__Collected data__

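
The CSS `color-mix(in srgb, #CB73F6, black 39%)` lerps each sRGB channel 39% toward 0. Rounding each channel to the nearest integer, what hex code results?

#CB73F6 is rgb(203, 115, 246).
A 39% shade moves each channel 39% toward 0:
  R: 203 − 79.17 = 123.83 → 124
  G: 115 − 44.85 = 70.15 → 70
  B: 246 + 0.39×(0−246) = 246 − 95.94 = 150.06 → 150
rgb(124, 70, 150) = #7C4696.

#7C4696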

__HOW TO COMPLETE THIS TASK__
Restate the data in full so that no line differs from the original.

__ANSWER SPACE__
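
The CSS `color-mix(in srgb, #CB73F6, black 39%)` lerps each sRGB channel 39% toward 0. Rounding each channel to the nearest integer, what hex code results?

#CB73F6 is rgb(203, 115, 246).
A 39% shade moves each channel 39% toward 0:
  R: 203 − 79.17 = 123.83 → 124
  G: 115 − 44.85 = 70.15 → 70
  B: 246 + 0.39×(0−246) = 246 − 95.94 = 150.06 → 150
rgb(124, 70, 150) = #7C4696.

#7C4696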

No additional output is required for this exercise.